# [Task prompt]
The line that contains "What is the" marks the start. Output it and all remaining lines exactly, through the final line of the listing.

--------------------------------------------------

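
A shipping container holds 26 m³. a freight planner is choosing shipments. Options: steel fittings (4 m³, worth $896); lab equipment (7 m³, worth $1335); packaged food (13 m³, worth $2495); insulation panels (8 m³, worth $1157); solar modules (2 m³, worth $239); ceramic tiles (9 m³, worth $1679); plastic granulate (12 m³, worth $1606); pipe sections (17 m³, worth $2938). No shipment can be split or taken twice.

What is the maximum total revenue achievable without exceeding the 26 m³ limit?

5070

Ranking by ratio (revenue/m³): steel fittings 224.00, packaged food 191.92, lab equipment 190.71.
A density-first pass picks steel fittings + lab equipment + packaged food + solar modules — 4965 at 26 m³.
Replace lab equipment and solar modules with ceramic tiles: the trade gains 105 net, giving 5070 at 26 m³.
Every other selection either busts 26 m³ or fails to beat 5070.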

--------------------------------------------------

# [Exercise result]
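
What is the maximum total revenue achievable without exceeding the 26 m³ limit?

5070

Ranking by ratio (revenue/m³): steel fittings 224.00, packaged food 191.92, lab equipment 190.71.
A density-first pass picks steel fittings + lab equipment + packaged food + solar modules — 4965 at 26 m³.
Replace lab equipment and solar modules with ceramic tiles: the trade gains 105 net, giving 5070 at 26 m³.
Every other selection either busts 26 m³ or fails to beat 5070.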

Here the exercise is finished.